#### DATA IN THIS EXERCISE

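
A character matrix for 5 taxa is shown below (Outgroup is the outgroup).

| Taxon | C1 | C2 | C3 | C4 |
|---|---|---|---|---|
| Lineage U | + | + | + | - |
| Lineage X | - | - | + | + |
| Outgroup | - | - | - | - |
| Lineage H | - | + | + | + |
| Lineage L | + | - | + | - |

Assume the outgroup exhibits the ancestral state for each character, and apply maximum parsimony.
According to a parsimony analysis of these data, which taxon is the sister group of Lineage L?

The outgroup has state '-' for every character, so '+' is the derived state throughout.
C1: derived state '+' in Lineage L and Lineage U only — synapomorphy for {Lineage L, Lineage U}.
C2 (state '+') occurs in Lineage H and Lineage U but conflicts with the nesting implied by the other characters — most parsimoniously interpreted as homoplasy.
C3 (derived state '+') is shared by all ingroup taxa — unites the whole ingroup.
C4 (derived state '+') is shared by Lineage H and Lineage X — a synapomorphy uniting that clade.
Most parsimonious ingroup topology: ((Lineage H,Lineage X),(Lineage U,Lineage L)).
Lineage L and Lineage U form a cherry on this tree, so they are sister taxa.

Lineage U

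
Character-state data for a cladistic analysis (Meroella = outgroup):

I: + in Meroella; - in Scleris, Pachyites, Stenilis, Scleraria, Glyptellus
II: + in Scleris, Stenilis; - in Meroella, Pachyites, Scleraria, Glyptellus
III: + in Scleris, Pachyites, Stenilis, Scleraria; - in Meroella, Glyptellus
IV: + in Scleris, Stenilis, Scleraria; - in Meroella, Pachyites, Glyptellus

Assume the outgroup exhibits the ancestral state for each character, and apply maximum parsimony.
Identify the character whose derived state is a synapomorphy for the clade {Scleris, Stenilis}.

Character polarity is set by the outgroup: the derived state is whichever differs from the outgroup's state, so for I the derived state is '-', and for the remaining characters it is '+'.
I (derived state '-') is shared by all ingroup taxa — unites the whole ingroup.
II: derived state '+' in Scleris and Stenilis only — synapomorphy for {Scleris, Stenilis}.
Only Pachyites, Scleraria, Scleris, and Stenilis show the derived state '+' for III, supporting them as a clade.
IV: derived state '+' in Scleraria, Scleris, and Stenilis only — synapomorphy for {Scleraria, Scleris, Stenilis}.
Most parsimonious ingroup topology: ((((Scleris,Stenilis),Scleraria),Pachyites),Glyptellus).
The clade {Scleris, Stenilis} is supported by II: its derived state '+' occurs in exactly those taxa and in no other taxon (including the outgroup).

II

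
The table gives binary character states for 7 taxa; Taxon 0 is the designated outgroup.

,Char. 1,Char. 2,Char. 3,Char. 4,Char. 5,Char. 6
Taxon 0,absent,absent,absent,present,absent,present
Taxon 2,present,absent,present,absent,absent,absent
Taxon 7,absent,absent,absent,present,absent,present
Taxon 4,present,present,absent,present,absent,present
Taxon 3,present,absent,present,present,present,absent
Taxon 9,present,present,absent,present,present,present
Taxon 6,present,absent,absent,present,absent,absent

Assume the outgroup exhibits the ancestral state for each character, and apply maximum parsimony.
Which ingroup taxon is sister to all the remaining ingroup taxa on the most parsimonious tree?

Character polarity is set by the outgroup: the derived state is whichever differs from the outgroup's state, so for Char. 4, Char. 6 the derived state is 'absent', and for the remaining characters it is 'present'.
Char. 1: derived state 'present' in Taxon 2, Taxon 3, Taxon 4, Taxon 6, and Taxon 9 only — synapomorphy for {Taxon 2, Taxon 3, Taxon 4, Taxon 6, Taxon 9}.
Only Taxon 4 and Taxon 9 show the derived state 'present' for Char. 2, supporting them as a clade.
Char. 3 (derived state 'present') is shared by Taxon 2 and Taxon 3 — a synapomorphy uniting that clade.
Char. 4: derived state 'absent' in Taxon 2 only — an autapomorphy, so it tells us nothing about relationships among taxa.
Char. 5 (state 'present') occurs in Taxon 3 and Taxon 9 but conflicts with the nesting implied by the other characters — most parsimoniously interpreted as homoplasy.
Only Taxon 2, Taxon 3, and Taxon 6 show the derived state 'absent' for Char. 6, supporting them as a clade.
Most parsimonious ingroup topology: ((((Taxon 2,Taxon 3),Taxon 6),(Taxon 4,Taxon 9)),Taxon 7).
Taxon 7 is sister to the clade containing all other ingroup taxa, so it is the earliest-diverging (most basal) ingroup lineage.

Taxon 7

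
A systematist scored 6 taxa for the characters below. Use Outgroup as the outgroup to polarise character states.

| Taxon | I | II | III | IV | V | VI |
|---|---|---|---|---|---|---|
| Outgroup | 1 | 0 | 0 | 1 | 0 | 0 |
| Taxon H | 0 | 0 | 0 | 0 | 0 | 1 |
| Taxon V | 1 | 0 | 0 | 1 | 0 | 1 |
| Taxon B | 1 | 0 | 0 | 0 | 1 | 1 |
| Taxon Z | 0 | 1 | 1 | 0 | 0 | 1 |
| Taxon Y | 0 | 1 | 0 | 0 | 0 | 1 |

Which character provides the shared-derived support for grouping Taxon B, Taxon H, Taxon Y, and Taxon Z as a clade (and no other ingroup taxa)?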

#### WHAT IS NEEDED
Restate word for word the lines of the data above, starting at the line containing "Taxon H | 0" and ending at the line containing "Taxon Y | 0", both included, and nothing more.

#### EXPECTED OUTPUT
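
| Taxon H | 0 | 0 | 0 | 0 | 0 | 1 |
| Taxon V | 1 | 0 | 0 | 1 | 0 | 1 |
| Taxon B | 1 | 0 | 0 | 0 | 1 | 1 |
| Taxon Z | 0 | 1 | 1 | 0 | 0 | 1 |
| Taxon Y | 0 | 1 | 0 | 0 | 0 | 1 |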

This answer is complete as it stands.